== What is expected ==
Output the data exactly, with every line intact.

**** Records to process

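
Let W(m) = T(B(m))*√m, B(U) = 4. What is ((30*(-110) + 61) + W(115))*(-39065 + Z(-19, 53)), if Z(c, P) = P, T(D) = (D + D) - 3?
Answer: 126359868 - 195060*√115 ≈ 1.2427e+8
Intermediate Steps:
T(D) = -3 + 2*D (T(D) = 2*D - 3 = -3 + 2*D)
W(m) = 5*√m (W(m) = (-3 + 2*4)*√m = (-3 + 8)*√m = 5*√m)
((30*(-110) + 61) + W(115))*(-39065 + Z(-19, 53)) = ((30*(-110) + 61) + 5*√115)*(-39065 + 53) = ((-3300 + 61) + 5*√115)*(-39012) = (-3239 + 5*√115)*(-39012) = 126359868 - 195060*√115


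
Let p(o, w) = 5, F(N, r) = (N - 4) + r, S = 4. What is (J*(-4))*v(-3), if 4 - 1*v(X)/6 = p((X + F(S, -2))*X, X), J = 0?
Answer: 0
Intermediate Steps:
F(N, r) = -4 + N + r (F(N, r) = (-4 + N) + r = -4 + N + r)
v(X) = -6 (v(X) = 24 - 6*5 = 24 - 30 = -6)
(J*(-4))*v(-3) = (0*(-4))*(-6) = 0*(-6) = 0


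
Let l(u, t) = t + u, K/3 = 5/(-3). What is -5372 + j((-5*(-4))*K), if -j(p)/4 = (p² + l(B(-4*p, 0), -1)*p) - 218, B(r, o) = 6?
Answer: -42500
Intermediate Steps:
K = -5 (K = 3*(5/(-3)) = 3*(5*(-⅓)) = 3*(-5/3) = -5)
j(p) = 872 - 20*p - 4*p² (j(p) = -4*((p² + (-1 + 6)*p) - 218) = -4*((p² + 5*p) - 218) = -4*(-218 + p² + 5*p) = 872 - 20*p - 4*p²)
-5372 + j((-5*(-4))*K) = -5372 + (872 - 20*(-5*(-4))*(-5) - 4*(-5*(-4)*(-5))²) = -5372 + (872 - 400*(-5) - 4*(20*(-5))²) = -5372 + (872 - 20*(-100) - 4*(-100)²) = -5372 + (872 + 2000 - 4*10000) = -5372 + (872 + 2000 - 40000) = -5372 - 37128 = -42500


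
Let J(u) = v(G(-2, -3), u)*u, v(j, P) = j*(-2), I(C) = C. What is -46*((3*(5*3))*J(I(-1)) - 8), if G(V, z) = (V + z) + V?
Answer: 29348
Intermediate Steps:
G(V, z) = z + 2*V
v(j, P) = -2*j
J(u) = 14*u (J(u) = (-2*(-3 + 2*(-2)))*u = (-2*(-3 - 4))*u = (-2*(-7))*u = 14*u)
-46*((3*(5*3))*J(I(-1)) - 8) = -46*((3*(5*3))*(14*(-1)) - 8) = -46*((3*15)*(-14) - 8) = -46*(45*(-14) - 8) = -46*(-630 - 8) = -46*(-638) = 29348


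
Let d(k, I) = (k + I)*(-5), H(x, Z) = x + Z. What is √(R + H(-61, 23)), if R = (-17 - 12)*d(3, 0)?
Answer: √397 ≈ 19.925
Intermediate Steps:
H(x, Z) = Z + x
d(k, I) = -5*I - 5*k (d(k, I) = (I + k)*(-5) = -5*I - 5*k)
R = 435 (R = (-17 - 12)*(-5*0 - 5*3) = -29*(0 - 15) = -29*(-15) = 435)
√(R + H(-61, 23)) = √(435 + (23 - 61)) = √(435 - 38) = √397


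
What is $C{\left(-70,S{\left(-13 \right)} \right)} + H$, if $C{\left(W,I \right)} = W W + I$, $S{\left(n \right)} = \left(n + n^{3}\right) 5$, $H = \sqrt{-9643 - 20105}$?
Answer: $-6150 + 2 i \sqrt{7437} \approx -6150.0 + 172.48 i$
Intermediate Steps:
$H = 2 i \sqrt{7437}$ ($H = \sqrt{-29748} = 2 i \sqrt{7437} \approx 172.48 i$)
$S{\left(n \right)} = 5 n + 5 n^{3}$
$C{\left(W,I \right)} = I + W^{2}$ ($C{\left(W,I \right)} = W^{2} + I = I + W^{2}$)
$C{\left(-70,S{\left(-13 \right)} \right)} + H = \left(5 \left(-13\right) \left(1 + \left(-13\right)^{2}\right) + \left(-70\right)^{2}\right) + 2 i \sqrt{7437} = \left(5 \left(-13\right) \left(1 + 169\right) + 4900\right) + 2 i \sqrt{7437} = \left(5 \left(-13\right) 170 + 4900\right) + 2 i \sqrt{7437} = \left(-11050 + 4900\right) + 2 i \sqrt{7437} = -6150 + 2 i \sqrt{7437}$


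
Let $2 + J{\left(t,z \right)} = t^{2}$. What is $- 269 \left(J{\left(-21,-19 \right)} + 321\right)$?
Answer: $-204440$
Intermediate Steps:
$J{\left(t,z \right)} = -2 + t^{2}$
$- 269 \left(J{\left(-21,-19 \right)} + 321\right) = - 269 \left(\left(-2 + \left(-21\right)^{2}\right) + 321\right) = - 269 \left(\left(-2 + 441\right) + 321\right) = - 269 \left(439 + 321\right) = \left(-269\right) 760 = -204440$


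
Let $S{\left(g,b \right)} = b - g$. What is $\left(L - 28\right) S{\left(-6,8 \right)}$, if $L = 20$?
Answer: $-112$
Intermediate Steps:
$\left(L - 28\right) S{\left(-6,8 \right)} = \left(20 - 28\right) \left(8 - -6\right) = - 8 \left(8 + 6\right) = \left(-8\right) 14 = -112$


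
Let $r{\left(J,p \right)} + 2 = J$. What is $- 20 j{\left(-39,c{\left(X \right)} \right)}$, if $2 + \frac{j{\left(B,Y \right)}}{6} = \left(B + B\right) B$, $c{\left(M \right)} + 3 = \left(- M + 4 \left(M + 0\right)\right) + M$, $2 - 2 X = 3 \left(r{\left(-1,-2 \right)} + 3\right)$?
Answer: $-364800$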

********

== Completed exercise ==
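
Let W(m) = T(B(m))*√m, B(U) = 4. What is ((30*(-110) + 61) + W(115))*(-39065 + Z(-19, 53)), if Z(c, P) = P, T(D) = (D + D) - 3?
Answer: 126359868 - 195060*√115 ≈ 1.2427e+8
Intermediate Steps:
T(D) = -3 + 2*D (T(D) = 2*D - 3 = -3 + 2*D)
W(m) = 5*√m (W(m) = (-3 + 2*4)*√m = (-3 + 8)*√m = 5*√m)
((30*(-110) + 61) + W(115))*(-39065 + Z(-19, 53)) = ((30*(-110) + 61) + 5*√115)*(-39065 + 53) = ((-3300 + 61) + 5*√115)*(-39012) = (-3239 + 5*√115)*(-39012) = 126359868 - 195060*√115


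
Let p(o, w) = 5, F(N, r) = (N - 4) + r, S = 4. What is (J*(-4))*v(-3), if 4 - 1*v(X)/6 = p((X + F(S, -2))*X, X), J = 0?
Answer: 0
Intermediate Steps:
F(N, r) = -4 + N + r (F(N, r) = (-4 + N) + r = -4 + N + r)
v(X) = -6 (v(X) = 24 - 6*5 = 24 - 30 = -6)
(J*(-4))*v(-3) = (0*(-4))*(-6) = 0*(-6) = 0


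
Let l(u, t) = t + u, K/3 = 5/(-3). What is -5372 + j((-5*(-4))*K), if -j(p)/4 = (p² + l(B(-4*p, 0), -1)*p) - 218, B(r, o) = 6?
Answer: -42500
Intermediate Steps:
K = -5 (K = 3*(5/(-3)) = 3*(5*(-⅓)) = 3*(-5/3) = -5)
j(p) = 872 - 20*p - 4*p² (j(p) = -4*((p² + (-1 + 6)*p) - 218) = -4*((p² + 5*p) - 218) = -4*(-218 + p² + 5*p) = 872 - 20*p - 4*p²)
-5372 + j((-5*(-4))*K) = -5372 + (872 - 20*(-5*(-4))*(-5) - 4*(-5*(-4)*(-5))²) = -5372 + (872 - 400*(-5) - 4*(20*(-5))²) = -5372 + (872 - 20*(-100) - 4*(-100)²) = -5372 + (872 + 2000 - 4*10000) = -5372 + (872 + 2000 - 40000) = -5372 - 37128 = -42500


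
Let J(u) = v(G(-2, -3), u)*u, v(j, P) = j*(-2), I(C) = C. What is -46*((3*(5*3))*J(I(-1)) - 8), if G(V, z) = (V + z) + V?
Answer: 29348
Intermediate Steps:
G(V, z) = z + 2*V
v(j, P) = -2*j
J(u) = 14*u (J(u) = (-2*(-3 + 2*(-2)))*u = (-2*(-3 - 4))*u = (-2*(-7))*u = 14*u)
-46*((3*(5*3))*J(I(-1)) - 8) = -46*((3*(5*3))*(14*(-1)) - 8) = -46*((3*15)*(-14) - 8) = -46*(45*(-14) - 8) = -46*(-630 - 8) = -46*(-638) = 29348


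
Let d(k, I) = (k + I)*(-5), H(x, Z) = x + Z. What is √(R + H(-61, 23)), if R = (-17 - 12)*d(3, 0)?
Answer: √397 ≈ 19.925
Intermediate Steps:
H(x, Z) = Z + x
d(k, I) = -5*I - 5*k (d(k, I) = (I + k)*(-5) = -5*I - 5*k)
R = 435 (R = (-17 - 12)*(-5*0 - 5*3) = -29*(0 - 15) = -29*(-15) = 435)
√(R + H(-61, 23)) = √(435 + (23 - 61)) = √(435 - 38) = √397


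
What is $C{\left(-70,S{\left(-13 \right)} \right)} + H$, if $C{\left(W,I \right)} = W W + I$, $S{\left(n \right)} = \left(n + n^{3}\right) 5$, $H = \sqrt{-9643 - 20105}$?
Answer: $-6150 + 2 i \sqrt{7437} \approx -6150.0 + 172.48 i$
Intermediate Steps:
$H = 2 i \sqrt{7437}$ ($H = \sqrt{-29748} = 2 i \sqrt{7437} \approx 172.48 i$)
$S{\left(n \right)} = 5 n + 5 n^{3}$
$C{\left(W,I \right)} = I + W^{2}$ ($C{\left(W,I \right)} = W^{2} + I = I + W^{2}$)
$C{\left(-70,S{\left(-13 \right)} \right)} + H = \left(5 \left(-13\right) \left(1 + \left(-13\right)^{2}\right) + \left(-70\right)^{2}\right) + 2 i \sqrt{7437} = \left(5 \left(-13\right) \left(1 + 169\right) + 4900\right) + 2 i \sqrt{7437} = \left(5 \left(-13\right) 170 + 4900\right) + 2 i \sqrt{7437} = \left(-11050 + 4900\right) + 2 i \sqrt{7437} = -6150 + 2 i \sqrt{7437}$


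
Let $2 + J{\left(t,z \right)} = t^{2}$. What is $- 269 \left(J{\left(-21,-19 \right)} + 321\right)$?
Answer: $-204440$
Intermediate Steps:
$J{\left(t,z \right)} = -2 + t^{2}$
$- 269 \left(J{\left(-21,-19 \right)} + 321\right) = - 269 \left(\left(-2 + \left(-21\right)^{2}\right) + 321\right) = - 269 \left(\left(-2 + 441\right) + 321\right) = - 269 \left(439 + 321\right) = \left(-269\right) 760 = -204440$


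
Let $S{\left(g,b \right)} = b - g$. What is $\left(L - 28\right) S{\left(-6,8 \right)}$, if $L = 20$?
Answer: $-112$
Intermediate Steps:
$\left(L - 28\right) S{\left(-6,8 \right)} = \left(20 - 28\right) \left(8 - -6\right) = - 8 \left(8 + 6\right) = \left(-8\right) 14 = -112$


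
Let $r{\left(J,p \right)} + 2 = J$. What is $- 20 j{\left(-39,c{\left(X \right)} \right)}$, if $2 + \frac{j{\left(B,Y \right)}}{6} = \left(B + B\right) B$, $c{\left(M \right)} + 3 = \left(- M + 4 \left(M + 0\right)\right) + M$, $2 - 2 X = 3 \left(r{\left(-1,-2 \right)} + 3\right)$?
Answer: $-364800$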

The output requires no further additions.